▸ What is required
When you have gone through the records below, state only how many lines include the word "from".

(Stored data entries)
------------

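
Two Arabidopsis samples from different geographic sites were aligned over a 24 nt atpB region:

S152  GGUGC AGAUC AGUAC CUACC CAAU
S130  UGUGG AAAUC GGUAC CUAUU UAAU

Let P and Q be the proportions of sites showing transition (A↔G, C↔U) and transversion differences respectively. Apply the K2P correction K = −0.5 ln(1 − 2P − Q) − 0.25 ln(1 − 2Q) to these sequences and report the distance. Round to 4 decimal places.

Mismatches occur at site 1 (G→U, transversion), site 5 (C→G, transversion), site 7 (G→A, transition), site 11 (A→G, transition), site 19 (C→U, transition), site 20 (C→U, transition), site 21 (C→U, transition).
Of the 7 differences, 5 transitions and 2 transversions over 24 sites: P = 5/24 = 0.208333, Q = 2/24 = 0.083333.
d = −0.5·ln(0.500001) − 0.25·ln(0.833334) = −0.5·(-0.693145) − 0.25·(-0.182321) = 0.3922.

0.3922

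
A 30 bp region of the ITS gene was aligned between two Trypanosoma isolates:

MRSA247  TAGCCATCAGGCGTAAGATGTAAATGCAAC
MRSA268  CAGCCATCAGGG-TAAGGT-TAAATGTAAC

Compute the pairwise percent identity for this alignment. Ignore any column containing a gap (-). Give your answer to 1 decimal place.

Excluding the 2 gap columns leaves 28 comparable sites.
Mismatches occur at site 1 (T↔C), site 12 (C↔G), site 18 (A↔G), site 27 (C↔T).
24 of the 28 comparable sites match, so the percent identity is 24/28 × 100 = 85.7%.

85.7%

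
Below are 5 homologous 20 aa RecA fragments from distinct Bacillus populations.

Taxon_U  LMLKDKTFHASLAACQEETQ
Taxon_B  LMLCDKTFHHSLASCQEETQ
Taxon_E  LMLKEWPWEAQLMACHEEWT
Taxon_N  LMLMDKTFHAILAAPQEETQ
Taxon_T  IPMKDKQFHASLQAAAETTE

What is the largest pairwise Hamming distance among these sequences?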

------------

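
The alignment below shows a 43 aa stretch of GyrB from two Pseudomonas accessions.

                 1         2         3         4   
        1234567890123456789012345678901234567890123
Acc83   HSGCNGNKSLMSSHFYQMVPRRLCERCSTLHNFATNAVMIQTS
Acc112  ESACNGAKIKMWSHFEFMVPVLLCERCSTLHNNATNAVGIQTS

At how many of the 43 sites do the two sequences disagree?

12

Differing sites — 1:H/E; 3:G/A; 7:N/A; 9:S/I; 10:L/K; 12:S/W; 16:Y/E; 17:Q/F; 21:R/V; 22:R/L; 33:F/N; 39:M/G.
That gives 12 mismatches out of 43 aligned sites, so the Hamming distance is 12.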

------------

▸ Task answer
3